**INSTRUCTIONS FOR THE TASK:** Copy out only the span from the line with "Determine the next string in this sequence." to the end of the data, both ends kept, word for word.

Saved entries
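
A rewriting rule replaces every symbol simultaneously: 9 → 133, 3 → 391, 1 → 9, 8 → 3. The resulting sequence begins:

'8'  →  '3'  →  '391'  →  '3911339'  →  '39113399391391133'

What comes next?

φ(39113399391391133) expands symbol-by-symbol to 391 133 9 9 391 391 133 133 391 133 9 391 133 9 9 391 391; joining the 17 pieces gives the next term.

39113399391391133133391133939113399391391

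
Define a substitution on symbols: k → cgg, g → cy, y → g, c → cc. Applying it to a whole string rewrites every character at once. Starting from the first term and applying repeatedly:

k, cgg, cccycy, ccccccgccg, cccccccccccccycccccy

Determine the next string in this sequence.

φ(cccccccccccccycccccy) expands symbol-by-symbol to cc cc cc cc cc cc cc cc cc cc cc cc cc g cc cc cc cc cc g; joining the 20 pieces gives the next term.

ccccccccccccccccccccccccccgccccccccccg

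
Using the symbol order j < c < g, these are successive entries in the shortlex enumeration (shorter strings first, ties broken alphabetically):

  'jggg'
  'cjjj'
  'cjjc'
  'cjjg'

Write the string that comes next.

cjcj

Treat cjjg as a base-3 numeral over the given alphabet and add one, carrying through any trailing g's.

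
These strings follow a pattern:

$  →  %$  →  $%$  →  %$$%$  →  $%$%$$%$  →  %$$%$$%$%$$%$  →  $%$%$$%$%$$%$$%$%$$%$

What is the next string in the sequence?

%$$%$$%$%$$%$$%$%$$%$%$$%$$%$%$$%$

Each term (from the third on) is the two preceding terms concatenated in order: term 3 = $·%$ = $%$.
The next term joins %$$%$$%$%$$%$ and $%$%$$%$%$$%$$%$%$$%$.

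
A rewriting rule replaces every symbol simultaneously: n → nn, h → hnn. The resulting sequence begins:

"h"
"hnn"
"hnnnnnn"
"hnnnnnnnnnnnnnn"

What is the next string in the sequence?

hnnnnnnnnnnnnnnnnnnnnnnnnnnnnnn

φ(hnnnnnnnnnnnnnn) expands symbol-by-symbol to hnn nn nn nn nn nn nn nn nn nn nn nn nn nn nn; joining the 15 pieces gives the next term.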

**YOUR RESPONSE:**
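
Determine the next string in this sequence.

φ(cccccccccccccycccccy) expands symbol-by-symbol to cc cc cc cc cc cc cc cc cc cc cc cc cc g cc cc cc cc cc g; joining the 20 pieces gives the next term.

ccccccccccccccccccccccccccgccccccccccg

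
Using the symbol order j < c < g, these are successive entries in the shortlex enumeration (shorter strings first, ties broken alphabetically):

  'jggg'
  'cjjj'
  'cjjc'
  'cjjg'

Write the string that comes next.

cjcj

Treat cjjg as a base-3 numeral over the given alphabet and add one, carrying through any trailing g's.

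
These strings follow a pattern:

$  →  %$  →  $%$  →  %$$%$  →  $%$%$$%$  →  %$$%$$%$%$$%$  →  $%$%$$%$%$$%$$%$%$$%$

What is the next string in the sequence?

%$$%$$%$%$$%$$%$%$$%$%$$%$$%$%$$%$

Each term (from the third on) is the two preceding terms concatenated in order: term 3 = $·%$ = $%$.
The next term joins %$$%$$%$%$$%$ and $%$%$$%$%$$%$$%$%$$%$.

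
A rewriting rule replaces every symbol simultaneously: n → nn, h → hnn. The resulting sequence begins:

"h"
"hnn"
"hnnnnnn"
"hnnnnnnnnnnnnnn"

What is the next string in the sequence?

hnnnnnnnnnnnnnnnnnnnnnnnnnnnnnn

φ(hnnnnnnnnnnnnnn) expands symbol-by-symbol to hnn nn nn nn nn nn nn nn nn nn nn nn nn nn nn; joining the 15 pieces gives the next term.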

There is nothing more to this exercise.